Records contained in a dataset
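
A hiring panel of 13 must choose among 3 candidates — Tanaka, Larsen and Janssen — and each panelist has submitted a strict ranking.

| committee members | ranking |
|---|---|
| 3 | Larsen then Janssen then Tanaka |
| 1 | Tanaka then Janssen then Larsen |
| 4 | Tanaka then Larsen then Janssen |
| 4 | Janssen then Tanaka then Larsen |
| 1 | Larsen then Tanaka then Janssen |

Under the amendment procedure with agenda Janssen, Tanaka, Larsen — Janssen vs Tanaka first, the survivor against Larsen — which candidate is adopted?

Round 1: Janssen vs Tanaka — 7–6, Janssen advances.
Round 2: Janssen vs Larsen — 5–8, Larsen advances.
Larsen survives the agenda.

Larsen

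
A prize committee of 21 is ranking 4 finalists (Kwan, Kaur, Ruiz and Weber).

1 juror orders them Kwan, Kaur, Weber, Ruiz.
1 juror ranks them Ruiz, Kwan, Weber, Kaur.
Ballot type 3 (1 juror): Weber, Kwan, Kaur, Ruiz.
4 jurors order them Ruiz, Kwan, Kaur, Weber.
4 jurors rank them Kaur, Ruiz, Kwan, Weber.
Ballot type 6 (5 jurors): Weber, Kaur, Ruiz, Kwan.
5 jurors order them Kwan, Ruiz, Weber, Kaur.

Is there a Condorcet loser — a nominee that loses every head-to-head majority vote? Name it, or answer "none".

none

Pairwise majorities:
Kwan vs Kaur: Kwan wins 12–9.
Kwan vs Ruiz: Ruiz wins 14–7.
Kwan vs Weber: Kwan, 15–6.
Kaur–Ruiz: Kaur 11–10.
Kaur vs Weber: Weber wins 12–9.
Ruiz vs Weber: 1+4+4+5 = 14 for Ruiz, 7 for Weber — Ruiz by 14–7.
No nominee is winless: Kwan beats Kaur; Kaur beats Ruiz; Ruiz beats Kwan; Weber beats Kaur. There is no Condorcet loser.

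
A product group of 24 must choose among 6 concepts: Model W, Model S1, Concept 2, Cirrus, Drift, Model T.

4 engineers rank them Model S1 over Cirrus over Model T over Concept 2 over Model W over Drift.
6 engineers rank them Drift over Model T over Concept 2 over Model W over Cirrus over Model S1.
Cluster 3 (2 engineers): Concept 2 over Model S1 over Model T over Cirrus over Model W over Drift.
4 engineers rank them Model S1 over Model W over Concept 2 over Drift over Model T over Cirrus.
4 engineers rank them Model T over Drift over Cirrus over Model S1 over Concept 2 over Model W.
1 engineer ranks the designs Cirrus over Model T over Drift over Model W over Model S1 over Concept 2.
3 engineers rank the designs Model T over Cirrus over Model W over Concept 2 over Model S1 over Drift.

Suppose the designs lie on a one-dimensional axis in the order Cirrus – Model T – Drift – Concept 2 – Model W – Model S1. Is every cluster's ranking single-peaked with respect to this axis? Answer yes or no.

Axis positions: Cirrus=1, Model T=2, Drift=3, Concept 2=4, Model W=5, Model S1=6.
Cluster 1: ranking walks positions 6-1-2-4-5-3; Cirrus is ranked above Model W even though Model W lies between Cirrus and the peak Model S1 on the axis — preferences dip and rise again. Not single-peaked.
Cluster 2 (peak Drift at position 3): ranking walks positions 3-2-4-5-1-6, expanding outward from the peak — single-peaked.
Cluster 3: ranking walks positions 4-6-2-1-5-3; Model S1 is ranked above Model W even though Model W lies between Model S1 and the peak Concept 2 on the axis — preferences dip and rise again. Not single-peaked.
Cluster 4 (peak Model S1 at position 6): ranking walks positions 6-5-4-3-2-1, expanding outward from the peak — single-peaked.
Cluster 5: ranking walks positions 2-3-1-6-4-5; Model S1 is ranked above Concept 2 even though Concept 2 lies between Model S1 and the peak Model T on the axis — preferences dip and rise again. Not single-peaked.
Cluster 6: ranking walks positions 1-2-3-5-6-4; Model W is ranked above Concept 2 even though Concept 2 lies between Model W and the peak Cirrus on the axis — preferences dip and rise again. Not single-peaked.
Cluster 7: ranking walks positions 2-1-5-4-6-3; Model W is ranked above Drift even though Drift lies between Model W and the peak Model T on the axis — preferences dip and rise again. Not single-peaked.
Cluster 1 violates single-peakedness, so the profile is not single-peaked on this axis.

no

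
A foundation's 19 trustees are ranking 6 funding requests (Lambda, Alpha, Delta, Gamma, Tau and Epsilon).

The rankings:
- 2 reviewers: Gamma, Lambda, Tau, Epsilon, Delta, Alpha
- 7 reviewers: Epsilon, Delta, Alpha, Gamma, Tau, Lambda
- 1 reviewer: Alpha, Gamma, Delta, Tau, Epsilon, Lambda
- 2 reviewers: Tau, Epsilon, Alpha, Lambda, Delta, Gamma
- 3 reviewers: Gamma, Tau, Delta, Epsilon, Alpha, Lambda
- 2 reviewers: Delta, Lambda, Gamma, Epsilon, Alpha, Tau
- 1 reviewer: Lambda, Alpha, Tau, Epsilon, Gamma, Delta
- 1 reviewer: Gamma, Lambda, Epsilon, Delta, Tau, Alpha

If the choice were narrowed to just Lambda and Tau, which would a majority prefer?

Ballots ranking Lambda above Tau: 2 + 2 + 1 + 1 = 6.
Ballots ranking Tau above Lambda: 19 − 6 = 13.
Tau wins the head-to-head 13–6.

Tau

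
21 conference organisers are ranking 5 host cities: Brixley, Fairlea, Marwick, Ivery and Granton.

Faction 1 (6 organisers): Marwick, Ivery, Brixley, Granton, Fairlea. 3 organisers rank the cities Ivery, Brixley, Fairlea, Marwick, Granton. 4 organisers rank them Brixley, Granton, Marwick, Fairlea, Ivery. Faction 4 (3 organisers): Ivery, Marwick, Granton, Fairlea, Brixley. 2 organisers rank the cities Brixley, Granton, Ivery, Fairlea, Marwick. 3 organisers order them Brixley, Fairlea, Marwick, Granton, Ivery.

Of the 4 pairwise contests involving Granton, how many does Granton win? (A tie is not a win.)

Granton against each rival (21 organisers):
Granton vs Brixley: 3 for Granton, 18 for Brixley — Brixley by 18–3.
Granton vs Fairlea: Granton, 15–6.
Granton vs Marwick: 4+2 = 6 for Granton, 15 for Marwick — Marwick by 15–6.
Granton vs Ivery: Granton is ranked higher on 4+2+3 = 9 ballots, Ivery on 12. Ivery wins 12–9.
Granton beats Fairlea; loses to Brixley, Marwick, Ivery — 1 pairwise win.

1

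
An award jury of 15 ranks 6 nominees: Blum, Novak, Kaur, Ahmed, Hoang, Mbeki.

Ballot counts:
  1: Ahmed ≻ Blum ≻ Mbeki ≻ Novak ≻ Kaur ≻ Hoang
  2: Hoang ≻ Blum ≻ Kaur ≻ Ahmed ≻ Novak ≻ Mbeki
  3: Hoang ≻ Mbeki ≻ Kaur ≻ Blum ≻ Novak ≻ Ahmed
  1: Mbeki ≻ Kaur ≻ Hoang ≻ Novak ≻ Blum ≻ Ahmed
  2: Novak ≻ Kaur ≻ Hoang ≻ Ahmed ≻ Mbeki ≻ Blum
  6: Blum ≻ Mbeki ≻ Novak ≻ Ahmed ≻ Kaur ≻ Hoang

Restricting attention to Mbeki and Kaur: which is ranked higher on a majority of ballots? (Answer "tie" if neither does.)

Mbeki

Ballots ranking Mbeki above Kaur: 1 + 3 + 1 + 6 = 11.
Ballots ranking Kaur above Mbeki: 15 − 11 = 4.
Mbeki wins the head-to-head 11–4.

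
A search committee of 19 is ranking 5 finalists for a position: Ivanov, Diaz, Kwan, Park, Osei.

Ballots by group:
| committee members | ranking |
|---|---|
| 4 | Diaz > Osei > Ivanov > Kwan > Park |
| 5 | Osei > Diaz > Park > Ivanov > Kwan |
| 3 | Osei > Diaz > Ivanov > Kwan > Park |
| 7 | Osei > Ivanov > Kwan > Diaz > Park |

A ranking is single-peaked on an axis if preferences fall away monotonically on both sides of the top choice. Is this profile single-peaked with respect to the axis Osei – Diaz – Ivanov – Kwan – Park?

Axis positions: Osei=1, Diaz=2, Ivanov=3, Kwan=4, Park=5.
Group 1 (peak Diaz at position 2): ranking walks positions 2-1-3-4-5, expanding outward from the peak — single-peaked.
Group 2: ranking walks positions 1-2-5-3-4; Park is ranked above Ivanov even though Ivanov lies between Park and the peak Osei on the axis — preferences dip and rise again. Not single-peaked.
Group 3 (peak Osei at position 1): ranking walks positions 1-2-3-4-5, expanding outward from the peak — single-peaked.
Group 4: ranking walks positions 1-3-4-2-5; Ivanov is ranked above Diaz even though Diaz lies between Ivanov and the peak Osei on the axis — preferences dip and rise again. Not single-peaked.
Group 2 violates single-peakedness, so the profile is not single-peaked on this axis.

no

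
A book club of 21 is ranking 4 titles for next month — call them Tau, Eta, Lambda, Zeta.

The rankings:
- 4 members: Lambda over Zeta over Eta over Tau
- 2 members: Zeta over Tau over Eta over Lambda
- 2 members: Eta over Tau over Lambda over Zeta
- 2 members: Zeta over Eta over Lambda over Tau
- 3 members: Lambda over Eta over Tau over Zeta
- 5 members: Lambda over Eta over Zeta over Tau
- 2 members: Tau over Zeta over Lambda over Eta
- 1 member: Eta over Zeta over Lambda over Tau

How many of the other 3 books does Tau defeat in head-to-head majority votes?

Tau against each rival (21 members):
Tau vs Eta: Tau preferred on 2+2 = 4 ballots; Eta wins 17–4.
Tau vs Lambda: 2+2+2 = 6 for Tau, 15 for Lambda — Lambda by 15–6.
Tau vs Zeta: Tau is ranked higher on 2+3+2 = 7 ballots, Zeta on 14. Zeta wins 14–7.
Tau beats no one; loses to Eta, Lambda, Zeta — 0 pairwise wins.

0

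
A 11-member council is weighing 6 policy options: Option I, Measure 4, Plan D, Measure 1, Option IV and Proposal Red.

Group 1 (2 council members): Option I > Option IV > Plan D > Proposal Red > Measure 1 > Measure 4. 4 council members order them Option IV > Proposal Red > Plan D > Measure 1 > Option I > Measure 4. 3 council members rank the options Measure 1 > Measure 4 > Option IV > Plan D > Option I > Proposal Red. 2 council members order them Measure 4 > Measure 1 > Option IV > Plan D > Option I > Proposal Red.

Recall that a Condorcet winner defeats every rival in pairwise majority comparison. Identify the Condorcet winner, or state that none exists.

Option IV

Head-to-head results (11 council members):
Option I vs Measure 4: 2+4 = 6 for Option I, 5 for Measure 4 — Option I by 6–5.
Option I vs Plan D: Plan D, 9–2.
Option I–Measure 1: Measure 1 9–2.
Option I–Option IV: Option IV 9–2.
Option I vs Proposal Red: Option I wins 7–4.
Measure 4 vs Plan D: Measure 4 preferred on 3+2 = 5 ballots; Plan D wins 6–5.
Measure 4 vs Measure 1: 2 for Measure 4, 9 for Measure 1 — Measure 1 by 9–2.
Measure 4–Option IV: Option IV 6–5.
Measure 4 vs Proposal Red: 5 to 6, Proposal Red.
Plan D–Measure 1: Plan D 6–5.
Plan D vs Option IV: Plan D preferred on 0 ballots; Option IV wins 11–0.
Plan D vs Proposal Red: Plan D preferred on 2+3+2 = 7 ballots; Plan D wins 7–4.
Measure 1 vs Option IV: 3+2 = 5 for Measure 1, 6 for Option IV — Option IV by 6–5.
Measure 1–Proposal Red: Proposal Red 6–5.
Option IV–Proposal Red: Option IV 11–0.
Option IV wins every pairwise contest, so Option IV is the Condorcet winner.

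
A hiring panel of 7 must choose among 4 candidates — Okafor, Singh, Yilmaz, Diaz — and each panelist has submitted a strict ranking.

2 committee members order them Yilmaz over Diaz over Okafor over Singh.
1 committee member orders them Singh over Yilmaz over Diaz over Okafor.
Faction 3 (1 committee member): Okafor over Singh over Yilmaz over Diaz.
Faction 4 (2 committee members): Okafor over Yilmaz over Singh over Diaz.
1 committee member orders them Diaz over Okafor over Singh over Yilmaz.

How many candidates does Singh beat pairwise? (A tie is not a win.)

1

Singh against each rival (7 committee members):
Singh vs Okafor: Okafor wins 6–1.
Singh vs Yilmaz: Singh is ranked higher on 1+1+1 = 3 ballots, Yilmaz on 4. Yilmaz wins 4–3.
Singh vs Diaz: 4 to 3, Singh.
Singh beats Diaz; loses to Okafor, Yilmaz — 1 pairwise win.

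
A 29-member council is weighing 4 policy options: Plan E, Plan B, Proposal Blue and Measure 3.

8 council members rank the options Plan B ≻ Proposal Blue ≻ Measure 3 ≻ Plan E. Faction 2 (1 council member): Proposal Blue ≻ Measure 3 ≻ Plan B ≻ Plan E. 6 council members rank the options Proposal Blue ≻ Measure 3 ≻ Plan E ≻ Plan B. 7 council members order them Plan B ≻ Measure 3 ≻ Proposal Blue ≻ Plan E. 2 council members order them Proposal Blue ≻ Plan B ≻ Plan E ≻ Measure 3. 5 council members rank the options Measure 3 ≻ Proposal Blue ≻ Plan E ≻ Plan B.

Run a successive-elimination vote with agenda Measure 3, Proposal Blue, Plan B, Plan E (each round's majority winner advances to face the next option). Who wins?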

Activity => Among the lines of the records, copy out each one that contains the word "finalists".

Written reply =>
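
A prize committee of 21 is ranking 4 finalists (Kwan, Kaur, Ruiz and Weber).
A search committee of 19 is ranking 5 finalists for a position: Ivanov, Diaz, Kwan, Park, Osei.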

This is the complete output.